■ **Exercise aim**: All lines below are to be transcribed exactly.

*** Input Section Begins ***

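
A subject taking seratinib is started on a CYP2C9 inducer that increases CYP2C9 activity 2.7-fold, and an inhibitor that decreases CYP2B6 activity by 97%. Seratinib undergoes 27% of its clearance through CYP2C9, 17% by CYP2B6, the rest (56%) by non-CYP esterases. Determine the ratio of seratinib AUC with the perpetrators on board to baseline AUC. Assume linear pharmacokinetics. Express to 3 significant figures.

0.773

CYP2C9: 0.27 × 2.7 = 0.729
CYP2B6: 0.17 × 0.03 = 0.0051
Other: 0.56 (unchanged)
New clearance relative to baseline: 0.729 + 0.0051 + 0.56 = 1.2941.
Net AUC ratio = 1 / 1.2941 = 0.773.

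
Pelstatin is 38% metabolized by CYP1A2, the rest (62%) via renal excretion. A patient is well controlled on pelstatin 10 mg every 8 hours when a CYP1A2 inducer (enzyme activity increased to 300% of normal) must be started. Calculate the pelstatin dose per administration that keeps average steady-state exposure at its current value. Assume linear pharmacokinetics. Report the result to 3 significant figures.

17.6 mg

The CYP1A2 pathway (38% of clearance) is boosted to 3× activity: 0.38 × 3 = 1.14.
The remaining 62% of clearance is unaffected.
New clearance relative to baseline: 1.14 + 0.62 = 1.76.
Css,avg = (dose rate)/CL, so holding Css fixed requires dose ∝ CL: 10 × 1.76 = 17.6 mg.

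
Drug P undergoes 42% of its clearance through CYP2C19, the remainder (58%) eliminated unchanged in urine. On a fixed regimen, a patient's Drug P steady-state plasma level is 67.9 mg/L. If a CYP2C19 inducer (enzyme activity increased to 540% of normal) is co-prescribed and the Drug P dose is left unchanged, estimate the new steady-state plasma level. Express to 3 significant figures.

23.8 mg/L

CYP2C19: 0.42 × 5.4 = 2.268
Other: 0.58 (unchanged)
CL_new/CL_old = 2.268 + 0.58 = 2.848.
Steady-state plasma level ∝ 1/CL, so new value = 67.9 / 2.848 = 23.8 mg/L.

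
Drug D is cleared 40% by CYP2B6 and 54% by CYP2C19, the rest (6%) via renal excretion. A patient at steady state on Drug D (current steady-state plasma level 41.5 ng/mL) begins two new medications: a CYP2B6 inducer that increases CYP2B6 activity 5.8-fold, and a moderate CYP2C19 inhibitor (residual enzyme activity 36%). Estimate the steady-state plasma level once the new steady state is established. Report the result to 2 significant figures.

16 ng/mL

The CYP2B6 pathway (40% of clearance) increases to 5.8× activity: 0.4 × 5.8 = 2.32.
The CYP2C19 pathway (54% of clearance) is reduced to 0.36× activity: 0.54 × 0.36 = 0.1944.
Non-CYP routes (6%) are unchanged.
Relative clearance = 2.32 + 0.1944 + 0.06 = 2.5744.
Steady-state plasma level ∝ 1/CL: new value = 41.5 / 2.5744 = 16 ng/mL.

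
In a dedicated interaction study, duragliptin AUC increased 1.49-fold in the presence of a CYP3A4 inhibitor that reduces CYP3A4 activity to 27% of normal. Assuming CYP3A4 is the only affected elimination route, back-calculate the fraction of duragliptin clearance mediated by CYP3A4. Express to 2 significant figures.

Write x for the fraction cleared via CYP3A4. The observed AUC change means clearance fell to 1/1.49 = 0.6711 of baseline.
Setting x·0.27 + (1 − x) = 0.6711 and solving: x = (0.6711 − 1)/(0.27 − 1) = 0.45.

0.45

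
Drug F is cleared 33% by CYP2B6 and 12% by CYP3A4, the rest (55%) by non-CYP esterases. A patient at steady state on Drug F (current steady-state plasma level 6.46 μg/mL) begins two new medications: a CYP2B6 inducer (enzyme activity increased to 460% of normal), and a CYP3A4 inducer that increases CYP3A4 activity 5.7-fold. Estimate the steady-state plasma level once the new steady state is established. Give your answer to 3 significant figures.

The CYP2B6 pathway (33% of clearance) rises to 4.6× activity: 0.33 × 4.6 = 1.518.
The CYP3A4 pathway (12% of clearance) increases to 5.7× activity: 0.12 × 5.7 = 0.684.
Non-CYP routes (55%) are unchanged.
CL_new/CL_old = 1.518 + 0.684 + 0.55 = 2.752.
Dividing the baseline by the relative clearance: 6.46 / 2.752 = 2.35 μg/mL.

2.35 μg/mL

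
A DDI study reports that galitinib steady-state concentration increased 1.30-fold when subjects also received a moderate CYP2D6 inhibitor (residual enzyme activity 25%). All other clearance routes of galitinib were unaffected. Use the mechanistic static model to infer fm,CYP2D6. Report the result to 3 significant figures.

Call the CYP2D6 fraction fm. After the interaction, CL_new/CL_old = fm × 0.25 + (1 − fm).
Steady-state concentration ratio = 1 / (new CL fraction), so new CL fraction = 1 / 1.30 = 0.7692.
fm × 0.25 + 1 − fm = 0.7692  ⇒  fm × (0.25 − 1) = −0.2308  ⇒  fm = 0.308.

0.308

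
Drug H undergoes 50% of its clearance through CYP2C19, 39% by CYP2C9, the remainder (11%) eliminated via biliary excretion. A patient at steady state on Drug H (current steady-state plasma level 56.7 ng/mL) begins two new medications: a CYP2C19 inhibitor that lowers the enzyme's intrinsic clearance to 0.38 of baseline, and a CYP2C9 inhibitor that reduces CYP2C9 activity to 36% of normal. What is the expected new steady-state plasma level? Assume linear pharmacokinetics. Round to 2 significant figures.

1.3 × 10² ng/mL

The CYP2C19 pathway (50% of clearance) drops to 0.38× activity: 0.5 × 0.38 = 0.19.
The CYP2C9 pathway (39% of clearance) falls to 0.36× activity: 0.39 × 0.36 = 0.1404.
The remaining 11% of clearance is unaffected.
CL_new/CL_old = 0.19 + 0.1404 + 0.11 = 0.4404.
New steady-state plasma level = 56.7 / 0.4404 = 1.3 × 10² ng/mL (concentration scales inversely with clearance).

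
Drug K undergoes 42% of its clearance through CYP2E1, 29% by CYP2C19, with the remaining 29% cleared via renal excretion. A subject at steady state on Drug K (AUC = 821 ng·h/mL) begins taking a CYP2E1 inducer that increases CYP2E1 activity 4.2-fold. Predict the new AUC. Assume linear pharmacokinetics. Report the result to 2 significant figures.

3.5 × 10² ng·h/mL

The CYP2E1 pathway (42% of clearance) rises to 4.2× activity: 0.42 × 4.2 = 1.764.
CYP2C19 (29%) and the residual 29% are unaffected.
Relative clearance = 1.764 + 0.29 + 0.29 = 2.344.
AUC ∝ 1/CL, so new value = 821 / 2.344 = 3.5 × 10² ng·h/mL.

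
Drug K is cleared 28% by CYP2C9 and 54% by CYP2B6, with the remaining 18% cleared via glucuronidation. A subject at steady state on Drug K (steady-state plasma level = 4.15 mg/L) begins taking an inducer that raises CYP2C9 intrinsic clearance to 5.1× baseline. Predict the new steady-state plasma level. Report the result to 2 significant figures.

1.9 mg/L

The CYP2C9 pathway (28% of clearance) is boosted to 5.1× activity: 0.28 × 5.1 = 1.428.
CYP2B6 (54%) and the residual 18% are unaffected.
New clearance relative to baseline: 1.428 + 0.54 + 0.18 = 2.148.
With dosing unchanged, steady-state plasma level scales as 1/CL: 4.15 / 2.148 = 1.9 mg/L.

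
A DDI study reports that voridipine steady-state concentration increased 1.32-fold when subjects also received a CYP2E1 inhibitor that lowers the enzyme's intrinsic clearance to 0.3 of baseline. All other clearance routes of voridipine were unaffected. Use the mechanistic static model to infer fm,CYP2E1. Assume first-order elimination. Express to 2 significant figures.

0.35

CL'/CL = 1 / 1.32 = 0.7576
0.3·fm + (1 − fm) = 0.7576
fm = (0.7576 − 1) / (0.3 − 1) = 0.35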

*** Input Section Ends ***

■ **Answer box**:
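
A subject taking seratinib is started on a CYP2C9 inducer that increases CYP2C9 activity 2.7-fold, and an inhibitor that decreases CYP2B6 activity by 97%. Seratinib undergoes 27% of its clearance through CYP2C9, 17% by CYP2B6, the rest (56%) by non-CYP esterases. Determine the ratio of seratinib AUC with the perpetrators on board to baseline AUC. Assume linear pharmacokinetics. Express to 3 significant figures.

0.773

CYP2C9: 0.27 × 2.7 = 0.729
CYP2B6: 0.17 × 0.03 = 0.0051
Other: 0.56 (unchanged)
New clearance relative to baseline: 0.729 + 0.0051 + 0.56 = 1.2941.
Net AUC ratio = 1 / 1.2941 = 0.773.

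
Pelstatin is 38% metabolized by CYP1A2, the rest (62%) via renal excretion. A patient is well controlled on pelstatin 10 mg every 8 hours when a CYP1A2 inducer (enzyme activity increased to 300% of normal) must be started. Calculate the pelstatin dose per administration that keeps average steady-state exposure at its current value. Assume linear pharmacokinetics. Report the result to 3 significant figures.

17.6 mg

The CYP1A2 pathway (38% of clearance) is boosted to 3× activity: 0.38 × 3 = 1.14.
The remaining 62% of clearance is unaffected.
New clearance relative to baseline: 1.14 + 0.62 = 1.76.
Css,avg = (dose rate)/CL, so holding Css fixed requires dose ∝ CL: 10 × 1.76 = 17.6 mg.

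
Drug P undergoes 42% of its clearance through CYP2C19, the remainder (58%) eliminated unchanged in urine. On a fixed regimen, a patient's Drug P steady-state plasma level is 67.9 mg/L. If a CYP2C19 inducer (enzyme activity increased to 540% of normal) is co-prescribed and the Drug P dose is left unchanged, estimate the new steady-state plasma level. Express to 3 significant figures.

23.8 mg/L

CYP2C19: 0.42 × 5.4 = 2.268
Other: 0.58 (unchanged)
CL_new/CL_old = 2.268 + 0.58 = 2.848.
Steady-state plasma level ∝ 1/CL, so new value = 67.9 / 2.848 = 23.8 mg/L.

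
Drug D is cleared 40% by CYP2B6 and 54% by CYP2C19, the rest (6%) via renal excretion. A patient at steady state on Drug D (current steady-state plasma level 41.5 ng/mL) begins two new medications: a CYP2B6 inducer that increases CYP2B6 activity 5.8-fold, and a moderate CYP2C19 inhibitor (residual enzyme activity 36%). Estimate the steady-state plasma level once the new steady state is established. Report the result to 2 significant figures.

16 ng/mL

The CYP2B6 pathway (40% of clearance) increases to 5.8× activity: 0.4 × 5.8 = 2.32.
The CYP2C19 pathway (54% of clearance) is reduced to 0.36× activity: 0.54 × 0.36 = 0.1944.
Non-CYP routes (6%) are unchanged.
Relative clearance = 2.32 + 0.1944 + 0.06 = 2.5744.
Steady-state plasma level ∝ 1/CL: new value = 41.5 / 2.5744 = 16 ng/mL.

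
In a dedicated interaction study, duragliptin AUC increased 1.49-fold in the presence of a CYP3A4 inhibitor that reduces CYP3A4 activity to 27% of normal. Assuming CYP3A4 is the only affected elimination route, back-calculate the fraction of duragliptin clearance mediated by CYP3A4. Express to 2 significant figures.

Write x for the fraction cleared via CYP3A4. The observed AUC change means clearance fell to 1/1.49 = 0.6711 of baseline.
Setting x·0.27 + (1 − x) = 0.6711 and solving: x = (0.6711 − 1)/(0.27 − 1) = 0.45.

0.45

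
Drug F is cleared 33% by CYP2B6 and 12% by CYP3A4, the rest (55%) by non-CYP esterases. A patient at steady state on Drug F (current steady-state plasma level 6.46 μg/mL) begins two new medications: a CYP2B6 inducer (enzyme activity increased to 460% of normal), and a CYP3A4 inducer that increases CYP3A4 activity 5.7-fold. Estimate the steady-state plasma level once the new steady state is established. Give your answer to 3 significant figures.

The CYP2B6 pathway (33% of clearance) rises to 4.6× activity: 0.33 × 4.6 = 1.518.
The CYP3A4 pathway (12% of clearance) increases to 5.7× activity: 0.12 × 5.7 = 0.684.
Non-CYP routes (55%) are unchanged.
CL_new/CL_old = 1.518 + 0.684 + 0.55 = 2.752.
Dividing the baseline by the relative clearance: 6.46 / 2.752 = 2.35 μg/mL.

2.35 μg/mL

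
A DDI study reports that galitinib steady-state concentration increased 1.30-fold when subjects also received a moderate CYP2D6 inhibitor (residual enzyme activity 25%). All other clearance routes of galitinib were unaffected. Use the mechanistic static model to infer fm,CYP2D6. Report the result to 3 significant figures.

Call the CYP2D6 fraction fm. After the interaction, CL_new/CL_old = fm × 0.25 + (1 − fm).
Steady-state concentration ratio = 1 / (new CL fraction), so new CL fraction = 1 / 1.30 = 0.7692.
fm × 0.25 + 1 − fm = 0.7692  ⇒  fm × (0.25 − 1) = −0.2308  ⇒  fm = 0.308.

0.308

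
Drug H undergoes 50% of its clearance through CYP2C19, 39% by CYP2C9, the remainder (11%) eliminated via biliary excretion. A patient at steady state on Drug H (current steady-state plasma level 56.7 ng/mL) begins two new medications: a CYP2C19 inhibitor that lowers the enzyme's intrinsic clearance to 0.38 of baseline, and a CYP2C9 inhibitor that reduces CYP2C9 activity to 36% of normal. What is the expected new steady-state plasma level? Assume linear pharmacokinetics. Round to 2 significant figures.

1.3 × 10² ng/mL

The CYP2C19 pathway (50% of clearance) drops to 0.38× activity: 0.5 × 0.38 = 0.19.
The CYP2C9 pathway (39% of clearance) falls to 0.36× activity: 0.39 × 0.36 = 0.1404.
The remaining 11% of clearance is unaffected.
CL_new/CL_old = 0.19 + 0.1404 + 0.11 = 0.4404.
New steady-state plasma level = 56.7 / 0.4404 = 1.3 × 10² ng/mL (concentration scales inversely with clearance).

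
Drug K undergoes 42% of its clearance through CYP2E1, 29% by CYP2C19, with the remaining 29% cleared via renal excretion. A subject at steady state on Drug K (AUC = 821 ng·h/mL) begins taking a CYP2E1 inducer that increases CYP2E1 activity 4.2-fold. Predict the new AUC. Assume linear pharmacokinetics. Report the result to 2 significant figures.

3.5 × 10² ng·h/mL

The CYP2E1 pathway (42% of clearance) rises to 4.2× activity: 0.42 × 4.2 = 1.764.
CYP2C19 (29%) and the residual 29% are unaffected.
Relative clearance = 1.764 + 0.29 + 0.29 = 2.344.
AUC ∝ 1/CL, so new value = 821 / 2.344 = 3.5 × 10² ng·h/mL.

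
Drug K is cleared 28% by CYP2C9 and 54% by CYP2B6, with the remaining 18% cleared via glucuronidation. A subject at steady state on Drug K (steady-state plasma level = 4.15 mg/L) begins taking an inducer that raises CYP2C9 intrinsic clearance to 5.1× baseline. Predict the new steady-state plasma level. Report the result to 2 significant figures.

1.9 mg/L

The CYP2C9 pathway (28% of clearance) is boosted to 5.1× activity: 0.28 × 5.1 = 1.428.
CYP2B6 (54%) and the residual 18% are unaffected.
New clearance relative to baseline: 1.428 + 0.54 + 0.18 = 2.148.
With dosing unchanged, steady-state plasma level scales as 1/CL: 4.15 / 2.148 = 1.9 mg/L.

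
A DDI study reports that voridipine steady-state concentration increased 1.32-fold when subjects also received a CYP2E1 inhibitor that lowers the enzyme's intrinsic clearance to 0.3 of baseline. All other clearance routes of voridipine were unaffected. Use the mechanistic static model to infer fm,CYP2E1. Assume first-order elimination. Express to 2 significant figures.

0.35

CL'/CL = 1 / 1.32 = 0.7576
0.3·fm + (1 − fm) = 0.7576
fm = (0.7576 − 1) / (0.3 − 1) = 0.35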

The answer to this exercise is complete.